* **EXERCISE DIRECTIONS**: Every entry needs to be printed exactly, please.

* **SUPPLIED DATA**:
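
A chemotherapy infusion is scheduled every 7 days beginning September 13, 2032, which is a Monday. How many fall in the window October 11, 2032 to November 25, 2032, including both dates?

Occurrences land 7·i days after September 13, 2032 for i = 0, 1, 2, …
October 11, 2032 is 28 days after the start; 28 ÷ 7 = 4 remainder 0. First occurrence in the window: #5 on October 11, 2032 (4×7 = 28 days in).
November 25, 2032 is 73 days after the start; 73 ÷ 7 = 10 remainder 3. Last occurrence in the window: #11 on November 22, 2032.
Occurrences #5 through #11: 7 in total.

7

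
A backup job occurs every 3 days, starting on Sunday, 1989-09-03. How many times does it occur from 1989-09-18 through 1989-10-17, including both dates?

Occurrences land 3·i days after 1989-09-03 for i = 0, 1, 2, …
1989-09-18 is 15 days after the start; 15 ÷ 3 = 5 remainder 0. First occurrence in the window: #6 on 1989-09-18 (5×3 = 15 days in).
1989-10-17 is 44 days after the start; 44 ÷ 3 = 14 remainder 2. Last occurrence in the window: #15 on 1989-10-15.
Occurrences #6 through #15: 10 in total.

10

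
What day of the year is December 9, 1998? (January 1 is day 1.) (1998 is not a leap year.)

343

Days in months before December: 31 + 28 + 31 + 30 + 31 + 30 + 31 + 31 + 30 + 31 + 30 = 334.
Plus 9 days into December → day 343.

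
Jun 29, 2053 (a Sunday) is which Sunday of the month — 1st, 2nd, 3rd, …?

Day 29 falls in week ⌈29/7⌉ of the month.
Days 1–7 hold the 1st Sunday, 8–14 the 2nd, 15–21 the 3rd, 22–28 the 4th, 29–31 the 5th.
29 is in the range for the 5th.

5th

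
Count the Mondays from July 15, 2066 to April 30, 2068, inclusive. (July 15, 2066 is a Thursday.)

July 15, 2066 is a Thursday; the first Monday on or after it is July 19, 2066 (4 days later).
From July 19, 2066 to April 30, 2068: 165 + 365 + 121 = 651 days (rest of 2066, 2067, to April 30, 2068 in 2068).
651 ÷ 7 = 93 full weeks with remainder 0, so 93 more Mondays after the first → 94.

94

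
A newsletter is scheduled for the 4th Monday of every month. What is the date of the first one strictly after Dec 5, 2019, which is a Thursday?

Dec 2019 starts on a Sunday; its first Monday is the 2nd, so the 4th Monday is the 23rd — Dec 23, 2019.
Dec 23, 2019 is after Dec 5, 2019, so that is the next one.

Dec 23, 2019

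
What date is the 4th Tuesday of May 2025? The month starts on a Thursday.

May 2025 begins on a Thursday, so the first Tuesday is May 6 (5 days later).
The 4th Tuesday is 3 weeks later: 6 + 21 = 27.

May 27, 2025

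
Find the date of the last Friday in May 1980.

The first Friday of May 1980 is May 2.
May 1980 has 31 days. Adding weeks: 2, 9, 16, 23, 30 — the last one ≤ 31 is the 30th.

May 30, 1980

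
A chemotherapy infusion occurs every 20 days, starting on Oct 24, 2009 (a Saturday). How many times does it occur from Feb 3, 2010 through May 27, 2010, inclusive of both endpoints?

Occurrences land 20·i days after Oct 24, 2009 for i = 0, 1, 2, …
Feb 3, 2010 is 102 days after the start; 102 ÷ 20 = 5 remainder 2; since the remainder is 2, round up to i = 6. First occurrence in the window: #7 on Feb 21, 2010 (6×20 = 120 days in).
May 27, 2010 is 215 days after the start; 215 ÷ 20 = 10 remainder 15. Last occurrence in the window: #11 on May 12, 2010.
Occurrences #7 through #11: 5 in total.

5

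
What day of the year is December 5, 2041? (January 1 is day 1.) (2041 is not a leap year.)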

* **EXPECTED ANSWER**:
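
A chemotherapy infusion is scheduled every 7 days beginning September 13, 2032, which is a Monday. How many fall in the window October 11, 2032 to November 25, 2032, including both dates?

Occurrences land 7·i days after September 13, 2032 for i = 0, 1, 2, …
October 11, 2032 is 28 days after the start; 28 ÷ 7 = 4 remainder 0. First occurrence in the window: #5 on October 11, 2032 (4×7 = 28 days in).
November 25, 2032 is 73 days after the start; 73 ÷ 7 = 10 remainder 3. Last occurrence in the window: #11 on November 22, 2032.
Occurrences #5 through #11: 7 in total.

7

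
A backup job occurs every 3 days, starting on Sunday, 1989-09-03. How many times does it occur from 1989-09-18 through 1989-10-17, including both dates?

Occurrences land 3·i days after 1989-09-03 for i = 0, 1, 2, …
1989-09-18 is 15 days after the start; 15 ÷ 3 = 5 remainder 0. First occurrence in the window: #6 on 1989-09-18 (5×3 = 15 days in).
1989-10-17 is 44 days after the start; 44 ÷ 3 = 14 remainder 2. Last occurrence in the window: #15 on 1989-10-15.
Occurrences #6 through #15: 10 in total.

10

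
What day of the year is December 9, 1998? (January 1 is day 1.) (1998 is not a leap year.)

343

Days in months before December: 31 + 28 + 31 + 30 + 31 + 30 + 31 + 31 + 30 + 31 + 30 = 334.
Plus 9 days into December → day 343.

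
Jun 29, 2053 (a Sunday) is which Sunday of the month — 1st, 2nd, 3rd, …?

Day 29 falls in week ⌈29/7⌉ of the month.
Days 1–7 hold the 1st Sunday, 8–14 the 2nd, 15–21 the 3rd, 22–28 the 4th, 29–31 the 5th.
29 is in the range for the 5th.

5th

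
Count the Mondays from July 15, 2066 to April 30, 2068, inclusive. (July 15, 2066 is a Thursday.)

July 15, 2066 is a Thursday; the first Monday on or after it is July 19, 2066 (4 days later).
From July 19, 2066 to April 30, 2068: 165 + 365 + 121 = 651 days (rest of 2066, 2067, to April 30, 2068 in 2068).
651 ÷ 7 = 93 full weeks with remainder 0, so 93 more Mondays after the first → 94.

94

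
A newsletter is scheduled for the 4th Monday of every month. What is the date of the first one strictly after Dec 5, 2019, which is a Thursday?

Dec 2019 starts on a Sunday; its first Monday is the 2nd, so the 4th Monday is the 23rd — Dec 23, 2019.
Dec 23, 2019 is after Dec 5, 2019, so that is the next one.

Dec 23, 2019

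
What date is the 4th Tuesday of May 2025? The month starts on a Thursday.

May 2025 begins on a Thursday, so the first Tuesday is May 6 (5 days later).
The 4th Tuesday is 3 weeks later: 6 + 21 = 27.

May 27, 2025

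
Find the date of the last Friday in May 1980.

The first Friday of May 1980 is May 2.
May 1980 has 31 days. Adding weeks: 2, 9, 16, 23, 30 — the last one ≤ 31 is the 30th.

May 30, 1980

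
A chemotherapy infusion occurs every 20 days, starting on Oct 24, 2009 (a Saturday). How many times does it occur from Feb 3, 2010 through May 27, 2010, inclusive of both endpoints?

Occurrences land 20·i days after Oct 24, 2009 for i = 0, 1, 2, …
Feb 3, 2010 is 102 days after the start; 102 ÷ 20 = 5 remainder 2; since the remainder is 2, round up to i = 6. First occurrence in the window: #7 on Feb 21, 2010 (6×20 = 120 days in).
May 27, 2010 is 215 days after the start; 215 ÷ 20 = 10 remainder 15. Last occurrence in the window: #11 on May 12, 2010.
Occurrences #7 through #11: 5 in total.

5

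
What day of the year is December 5, 2041? (January 1 is day 1.) (2041 is not a leap year.)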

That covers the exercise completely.